When the line containing "Iteratively Factor: q^3" appears in the data below, begin copying there and stop only after the line containing "d^2/dt^2 [t^3 +".

────

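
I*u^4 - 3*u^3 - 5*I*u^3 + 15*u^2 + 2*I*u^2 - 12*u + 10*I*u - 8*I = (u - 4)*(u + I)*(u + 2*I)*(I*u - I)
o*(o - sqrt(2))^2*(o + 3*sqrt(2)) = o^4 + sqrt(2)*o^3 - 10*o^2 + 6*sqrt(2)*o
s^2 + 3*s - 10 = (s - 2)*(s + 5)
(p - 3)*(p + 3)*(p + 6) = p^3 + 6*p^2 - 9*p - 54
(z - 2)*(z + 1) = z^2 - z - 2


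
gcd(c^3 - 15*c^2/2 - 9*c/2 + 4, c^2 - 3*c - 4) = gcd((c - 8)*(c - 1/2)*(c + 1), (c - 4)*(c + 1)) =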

────

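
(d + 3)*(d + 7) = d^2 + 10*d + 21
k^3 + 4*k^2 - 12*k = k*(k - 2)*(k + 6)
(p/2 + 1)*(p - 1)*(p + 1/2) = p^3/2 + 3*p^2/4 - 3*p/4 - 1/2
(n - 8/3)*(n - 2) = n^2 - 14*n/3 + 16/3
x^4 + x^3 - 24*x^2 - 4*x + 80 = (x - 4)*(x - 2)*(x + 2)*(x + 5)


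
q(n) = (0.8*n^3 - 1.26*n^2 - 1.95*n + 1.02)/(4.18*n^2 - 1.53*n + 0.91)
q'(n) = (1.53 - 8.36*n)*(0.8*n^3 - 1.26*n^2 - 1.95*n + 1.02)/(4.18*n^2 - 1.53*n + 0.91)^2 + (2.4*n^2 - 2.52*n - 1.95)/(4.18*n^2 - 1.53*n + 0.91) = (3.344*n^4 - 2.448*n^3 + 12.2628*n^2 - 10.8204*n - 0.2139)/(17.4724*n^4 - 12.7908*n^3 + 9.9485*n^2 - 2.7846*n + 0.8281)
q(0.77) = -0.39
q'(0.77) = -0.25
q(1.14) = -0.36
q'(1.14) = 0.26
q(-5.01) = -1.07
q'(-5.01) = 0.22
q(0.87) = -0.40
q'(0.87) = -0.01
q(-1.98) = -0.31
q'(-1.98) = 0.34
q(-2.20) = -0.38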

────

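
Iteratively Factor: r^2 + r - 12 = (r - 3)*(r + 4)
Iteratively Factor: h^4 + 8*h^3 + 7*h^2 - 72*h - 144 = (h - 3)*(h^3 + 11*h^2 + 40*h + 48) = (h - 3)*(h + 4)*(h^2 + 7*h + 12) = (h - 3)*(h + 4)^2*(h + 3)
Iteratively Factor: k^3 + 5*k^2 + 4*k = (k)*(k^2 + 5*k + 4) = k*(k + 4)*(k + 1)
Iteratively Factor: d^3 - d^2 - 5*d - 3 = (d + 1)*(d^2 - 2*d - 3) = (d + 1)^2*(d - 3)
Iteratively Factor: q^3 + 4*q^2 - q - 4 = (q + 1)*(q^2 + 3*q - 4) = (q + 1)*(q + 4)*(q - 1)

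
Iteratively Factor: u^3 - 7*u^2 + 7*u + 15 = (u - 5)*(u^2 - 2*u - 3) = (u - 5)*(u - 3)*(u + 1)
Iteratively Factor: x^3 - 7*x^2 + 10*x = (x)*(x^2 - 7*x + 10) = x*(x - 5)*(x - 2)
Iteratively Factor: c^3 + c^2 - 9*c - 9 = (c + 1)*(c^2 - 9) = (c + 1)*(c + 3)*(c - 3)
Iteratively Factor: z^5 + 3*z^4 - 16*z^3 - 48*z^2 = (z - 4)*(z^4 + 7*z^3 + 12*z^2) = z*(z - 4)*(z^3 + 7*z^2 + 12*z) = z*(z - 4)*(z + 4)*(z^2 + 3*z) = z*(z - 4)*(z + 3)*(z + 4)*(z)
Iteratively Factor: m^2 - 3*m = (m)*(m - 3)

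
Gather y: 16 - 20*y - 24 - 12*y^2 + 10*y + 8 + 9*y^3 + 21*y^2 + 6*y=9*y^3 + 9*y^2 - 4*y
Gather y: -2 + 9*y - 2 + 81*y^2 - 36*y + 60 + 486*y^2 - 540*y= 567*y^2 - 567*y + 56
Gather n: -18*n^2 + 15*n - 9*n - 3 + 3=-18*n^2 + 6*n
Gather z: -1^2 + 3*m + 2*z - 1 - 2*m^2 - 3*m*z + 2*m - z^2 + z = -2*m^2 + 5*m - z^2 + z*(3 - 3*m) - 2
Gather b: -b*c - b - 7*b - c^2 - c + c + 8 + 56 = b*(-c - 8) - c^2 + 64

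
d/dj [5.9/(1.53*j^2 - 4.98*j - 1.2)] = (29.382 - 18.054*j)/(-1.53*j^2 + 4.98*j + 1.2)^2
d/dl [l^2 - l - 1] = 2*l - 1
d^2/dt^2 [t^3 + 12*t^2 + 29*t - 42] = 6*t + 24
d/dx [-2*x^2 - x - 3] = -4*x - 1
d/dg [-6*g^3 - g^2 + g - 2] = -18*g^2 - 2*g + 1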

────

» **Result**
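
Iteratively Factor: q^3 + 4*q^2 - q - 4 = (q + 1)*(q^2 + 3*q - 4) = (q + 1)*(q + 4)*(q - 1)

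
Iteratively Factor: u^3 - 7*u^2 + 7*u + 15 = (u - 5)*(u^2 - 2*u - 3) = (u - 5)*(u - 3)*(u + 1)
Iteratively Factor: x^3 - 7*x^2 + 10*x = (x)*(x^2 - 7*x + 10) = x*(x - 5)*(x - 2)
Iteratively Factor: c^3 + c^2 - 9*c - 9 = (c + 1)*(c^2 - 9) = (c + 1)*(c + 3)*(c - 3)
Iteratively Factor: z^5 + 3*z^4 - 16*z^3 - 48*z^2 = (z - 4)*(z^4 + 7*z^3 + 12*z^2) = z*(z - 4)*(z^3 + 7*z^2 + 12*z) = z*(z - 4)*(z + 4)*(z^2 + 3*z) = z*(z - 4)*(z + 3)*(z + 4)*(z)
Iteratively Factor: m^2 - 3*m = (m)*(m - 3)

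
Gather y: 16 - 20*y - 24 - 12*y^2 + 10*y + 8 + 9*y^3 + 21*y^2 + 6*y=9*y^3 + 9*y^2 - 4*y
Gather y: -2 + 9*y - 2 + 81*y^2 - 36*y + 60 + 486*y^2 - 540*y= 567*y^2 - 567*y + 56
Gather n: -18*n^2 + 15*n - 9*n - 3 + 3=-18*n^2 + 6*n
Gather z: -1^2 + 3*m + 2*z - 1 - 2*m^2 - 3*m*z + 2*m - z^2 + z = -2*m^2 + 5*m - z^2 + z*(3 - 3*m) - 2
Gather b: -b*c - b - 7*b - c^2 - c + c + 8 + 56 = b*(-c - 8) - c^2 + 64

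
d/dj [5.9/(1.53*j^2 - 4.98*j - 1.2)] = (29.382 - 18.054*j)/(-1.53*j^2 + 4.98*j + 1.2)^2
d/dl [l^2 - l - 1] = 2*l - 1
d^2/dt^2 [t^3 + 12*t^2 + 29*t - 42] = 6*t + 24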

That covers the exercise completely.